What you have to do: Would you retype the records below exactly as they appear?

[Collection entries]

● ● ● ● ● ● ●

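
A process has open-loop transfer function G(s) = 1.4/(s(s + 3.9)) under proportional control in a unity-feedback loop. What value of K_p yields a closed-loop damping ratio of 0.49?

K_p = 11.3

Closed-loop characteristic equation: s² + 3.9s + K_p·1.4 = 0.
So ω_n = √(1.4K_p) and 2ζω_n = 3.9, giving ζ = 3.9/(2√(1.4K_p)).
Setting ζ = 0.49: √(1.4K_p) = 3.9/(2·0.49) = 3.98, so K_p = 15.84/1.4 = 11.3.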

● ● ● ● ● ● ●

Result for this task:
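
A process has open-loop transfer function G(s) = 1.4/(s(s + 3.9)) under proportional control in a unity-feedback loop. What value of K_p yields a closed-loop damping ratio of 0.49?

K_p = 11.3

Closed-loop characteristic equation: s² + 3.9s + K_p·1.4 = 0.
So ω_n = √(1.4K_p) and 2ζω_n = 3.9, giving ζ = 3.9/(2√(1.4K_p)).
Setting ζ = 0.49: √(1.4K_p) = 3.9/(2·0.49) = 3.98, so K_p = 15.84/1.4 = 11.3.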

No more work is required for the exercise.